**What needs to be done**
Copy exactly, and only, the lines from the line containing "Let n = 197" through the last line of the records below, both included.

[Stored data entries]
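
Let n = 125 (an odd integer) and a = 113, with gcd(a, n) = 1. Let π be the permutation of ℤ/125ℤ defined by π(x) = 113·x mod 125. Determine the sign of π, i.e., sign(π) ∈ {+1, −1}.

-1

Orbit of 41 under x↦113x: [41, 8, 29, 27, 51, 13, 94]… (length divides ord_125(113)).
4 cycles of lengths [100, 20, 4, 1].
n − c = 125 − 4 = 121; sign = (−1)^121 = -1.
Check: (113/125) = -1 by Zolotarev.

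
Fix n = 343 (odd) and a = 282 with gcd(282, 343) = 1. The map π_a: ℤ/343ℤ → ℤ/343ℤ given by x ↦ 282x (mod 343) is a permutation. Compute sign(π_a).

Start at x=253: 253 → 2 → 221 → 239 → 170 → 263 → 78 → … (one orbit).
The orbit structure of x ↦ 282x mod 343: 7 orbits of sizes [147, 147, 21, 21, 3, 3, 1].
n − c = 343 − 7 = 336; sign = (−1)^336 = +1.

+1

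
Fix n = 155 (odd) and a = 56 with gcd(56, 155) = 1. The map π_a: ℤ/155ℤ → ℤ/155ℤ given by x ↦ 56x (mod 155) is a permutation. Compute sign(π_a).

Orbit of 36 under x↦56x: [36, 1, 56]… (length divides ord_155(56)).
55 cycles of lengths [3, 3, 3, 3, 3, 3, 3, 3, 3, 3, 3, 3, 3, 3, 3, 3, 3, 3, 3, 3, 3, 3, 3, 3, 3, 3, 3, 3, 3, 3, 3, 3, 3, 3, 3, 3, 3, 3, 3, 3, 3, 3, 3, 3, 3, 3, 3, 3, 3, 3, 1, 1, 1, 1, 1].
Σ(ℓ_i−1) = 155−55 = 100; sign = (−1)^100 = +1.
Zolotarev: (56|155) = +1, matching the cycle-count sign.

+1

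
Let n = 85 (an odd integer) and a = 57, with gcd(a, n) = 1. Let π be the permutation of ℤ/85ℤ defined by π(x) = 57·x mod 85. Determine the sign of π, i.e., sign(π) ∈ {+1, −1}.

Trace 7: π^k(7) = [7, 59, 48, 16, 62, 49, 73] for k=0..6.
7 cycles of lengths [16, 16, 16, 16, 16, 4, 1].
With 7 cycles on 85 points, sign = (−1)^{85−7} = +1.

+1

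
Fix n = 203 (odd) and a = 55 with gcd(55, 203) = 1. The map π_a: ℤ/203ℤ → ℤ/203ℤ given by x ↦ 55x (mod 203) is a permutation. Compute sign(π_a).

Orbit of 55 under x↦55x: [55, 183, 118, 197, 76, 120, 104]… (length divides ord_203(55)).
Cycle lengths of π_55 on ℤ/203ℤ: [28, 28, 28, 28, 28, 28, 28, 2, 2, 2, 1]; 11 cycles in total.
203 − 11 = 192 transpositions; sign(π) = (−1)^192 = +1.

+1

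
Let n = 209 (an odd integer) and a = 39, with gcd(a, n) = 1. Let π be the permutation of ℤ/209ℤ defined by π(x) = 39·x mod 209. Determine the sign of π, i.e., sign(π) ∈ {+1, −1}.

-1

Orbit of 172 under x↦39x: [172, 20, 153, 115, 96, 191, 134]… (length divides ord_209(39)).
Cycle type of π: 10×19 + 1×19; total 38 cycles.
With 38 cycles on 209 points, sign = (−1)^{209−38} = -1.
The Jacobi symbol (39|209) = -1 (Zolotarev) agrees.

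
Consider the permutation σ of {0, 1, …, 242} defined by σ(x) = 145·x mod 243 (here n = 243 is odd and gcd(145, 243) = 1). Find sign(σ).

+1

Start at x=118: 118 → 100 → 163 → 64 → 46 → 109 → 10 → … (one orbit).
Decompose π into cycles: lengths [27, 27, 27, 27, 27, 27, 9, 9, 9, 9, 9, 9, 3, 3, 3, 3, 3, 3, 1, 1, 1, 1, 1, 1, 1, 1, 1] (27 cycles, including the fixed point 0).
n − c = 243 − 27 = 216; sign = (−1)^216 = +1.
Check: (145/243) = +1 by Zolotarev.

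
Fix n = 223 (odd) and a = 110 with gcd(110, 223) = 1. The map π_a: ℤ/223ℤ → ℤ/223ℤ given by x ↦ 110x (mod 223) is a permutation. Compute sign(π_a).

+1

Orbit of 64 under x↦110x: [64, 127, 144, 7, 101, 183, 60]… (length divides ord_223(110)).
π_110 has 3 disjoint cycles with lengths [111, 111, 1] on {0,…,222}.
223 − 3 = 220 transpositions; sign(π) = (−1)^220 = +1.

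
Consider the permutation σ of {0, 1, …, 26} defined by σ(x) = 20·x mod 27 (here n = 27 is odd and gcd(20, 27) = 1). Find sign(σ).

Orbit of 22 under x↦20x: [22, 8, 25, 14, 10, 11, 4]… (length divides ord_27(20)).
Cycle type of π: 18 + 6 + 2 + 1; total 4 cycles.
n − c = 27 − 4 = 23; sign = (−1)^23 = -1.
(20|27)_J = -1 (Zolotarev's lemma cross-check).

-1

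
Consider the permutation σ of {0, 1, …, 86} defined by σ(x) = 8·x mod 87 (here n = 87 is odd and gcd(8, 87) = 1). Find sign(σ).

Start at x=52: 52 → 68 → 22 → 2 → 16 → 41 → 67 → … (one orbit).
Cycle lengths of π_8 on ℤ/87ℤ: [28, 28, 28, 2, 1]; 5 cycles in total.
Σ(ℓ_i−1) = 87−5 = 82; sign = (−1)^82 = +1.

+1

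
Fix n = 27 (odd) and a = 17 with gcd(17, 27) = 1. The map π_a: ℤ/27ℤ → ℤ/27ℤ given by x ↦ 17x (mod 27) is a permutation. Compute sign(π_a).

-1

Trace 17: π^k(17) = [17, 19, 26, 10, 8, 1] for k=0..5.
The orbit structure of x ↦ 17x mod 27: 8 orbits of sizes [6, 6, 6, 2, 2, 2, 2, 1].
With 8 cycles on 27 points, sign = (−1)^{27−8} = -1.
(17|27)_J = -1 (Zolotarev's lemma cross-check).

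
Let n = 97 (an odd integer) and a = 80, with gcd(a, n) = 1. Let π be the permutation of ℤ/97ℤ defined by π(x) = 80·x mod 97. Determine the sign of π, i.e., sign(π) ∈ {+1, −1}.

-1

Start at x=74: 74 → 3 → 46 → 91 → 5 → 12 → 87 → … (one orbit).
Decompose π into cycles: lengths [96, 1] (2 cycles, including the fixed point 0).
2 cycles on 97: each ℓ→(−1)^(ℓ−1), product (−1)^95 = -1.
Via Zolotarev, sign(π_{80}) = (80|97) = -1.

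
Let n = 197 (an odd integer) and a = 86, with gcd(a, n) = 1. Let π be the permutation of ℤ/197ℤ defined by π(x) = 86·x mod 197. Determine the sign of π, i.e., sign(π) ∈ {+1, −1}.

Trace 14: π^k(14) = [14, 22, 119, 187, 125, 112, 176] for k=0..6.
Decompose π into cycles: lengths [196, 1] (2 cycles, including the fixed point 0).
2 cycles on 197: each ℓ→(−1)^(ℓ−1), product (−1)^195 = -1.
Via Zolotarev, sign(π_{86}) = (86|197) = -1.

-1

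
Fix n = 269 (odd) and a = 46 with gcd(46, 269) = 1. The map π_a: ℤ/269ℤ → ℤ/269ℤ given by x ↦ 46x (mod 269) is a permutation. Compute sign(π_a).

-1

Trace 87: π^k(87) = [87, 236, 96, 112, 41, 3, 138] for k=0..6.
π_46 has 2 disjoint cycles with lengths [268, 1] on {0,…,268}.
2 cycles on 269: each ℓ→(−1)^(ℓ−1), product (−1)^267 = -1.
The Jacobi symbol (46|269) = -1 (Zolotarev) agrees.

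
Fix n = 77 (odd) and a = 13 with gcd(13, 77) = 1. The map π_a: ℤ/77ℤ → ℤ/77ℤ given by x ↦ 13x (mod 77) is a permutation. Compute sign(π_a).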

**Task response**
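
Let n = 197 (an odd integer) and a = 86, with gcd(a, n) = 1. Let π be the permutation of ℤ/197ℤ defined by π(x) = 86·x mod 197. Determine the sign of π, i.e., sign(π) ∈ {+1, −1}.

Trace 14: π^k(14) = [14, 22, 119, 187, 125, 112, 176] for k=0..6.
Decompose π into cycles: lengths [196, 1] (2 cycles, including the fixed point 0).
2 cycles on 197: each ℓ→(−1)^(ℓ−1), product (−1)^195 = -1.
Via Zolotarev, sign(π_{86}) = (86|197) = -1.

-1

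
Fix n = 269 (odd) and a = 46 with gcd(46, 269) = 1. The map π_a: ℤ/269ℤ → ℤ/269ℤ given by x ↦ 46x (mod 269) is a permutation. Compute sign(π_a).

-1

Trace 87: π^k(87) = [87, 236, 96, 112, 41, 3, 138] for k=0..6.
π_46 has 2 disjoint cycles with lengths [268, 1] on {0,…,268}.
2 cycles on 269: each ℓ→(−1)^(ℓ−1), product (−1)^267 = -1.
The Jacobi symbol (46|269) = -1 (Zolotarev) agrees.

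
Fix n = 77 (odd) and a = 13 with gcd(13, 77) = 1. The map π_a: ℤ/77ℤ → ℤ/77ℤ given by x ↦ 13x (mod 77) is a permutation. Compute sign(π_a).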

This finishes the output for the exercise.